*Excerpted records*.

--

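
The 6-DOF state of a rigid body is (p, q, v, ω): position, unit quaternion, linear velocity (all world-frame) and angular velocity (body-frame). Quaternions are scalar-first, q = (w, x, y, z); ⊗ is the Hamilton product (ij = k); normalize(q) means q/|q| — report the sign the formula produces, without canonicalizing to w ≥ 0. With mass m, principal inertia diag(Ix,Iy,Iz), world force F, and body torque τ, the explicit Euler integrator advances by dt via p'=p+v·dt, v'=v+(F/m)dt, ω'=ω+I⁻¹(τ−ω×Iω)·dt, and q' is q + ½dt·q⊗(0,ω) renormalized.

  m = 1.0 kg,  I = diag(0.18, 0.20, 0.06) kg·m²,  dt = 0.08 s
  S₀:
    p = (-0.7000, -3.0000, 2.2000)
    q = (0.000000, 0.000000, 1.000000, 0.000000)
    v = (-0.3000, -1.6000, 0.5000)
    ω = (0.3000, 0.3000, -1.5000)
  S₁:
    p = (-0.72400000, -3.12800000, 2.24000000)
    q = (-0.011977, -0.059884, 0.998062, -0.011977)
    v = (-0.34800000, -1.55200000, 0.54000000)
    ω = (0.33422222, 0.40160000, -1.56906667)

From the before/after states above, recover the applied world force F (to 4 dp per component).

velocity change Δv = (-0.04800000, 0.04800000, 0.04000000)
m·(v₁−v₀)/dt = (-0.6000, 0.6000, 0.5000)

F = (-0.6000, 0.6000, 0.5000)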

--

*What you should do*. What do the lines from the one with "p = (-0.7000, -3.0000, 2.2000)" through the last line of the entries say? Print them word for word, both ends included, and nothing else.

*Task answer*.
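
    p = (-0.7000, -3.0000, 2.2000)
    q = (0.000000, 0.000000, 1.000000, 0.000000)
    v = (-0.3000, -1.6000, 0.5000)
    ω = (0.3000, 0.3000, -1.5000)
  S₁:
    p = (-0.72400000, -3.12800000, 2.24000000)
    q = (-0.011977, -0.059884, 0.998062, -0.011977)
    v = (-0.34800000, -1.55200000, 0.54000000)
    ω = (0.33422222, 0.40160000, -1.56906667)

From the before/after states above, recover the applied world force F (to 4 dp per component).

velocity change Δv = (-0.04800000, 0.04800000, 0.04000000)
m·(v₁−v₀)/dt = (-0.6000, 0.6000, 0.5000)

F = (-0.6000, 0.6000, 0.5000)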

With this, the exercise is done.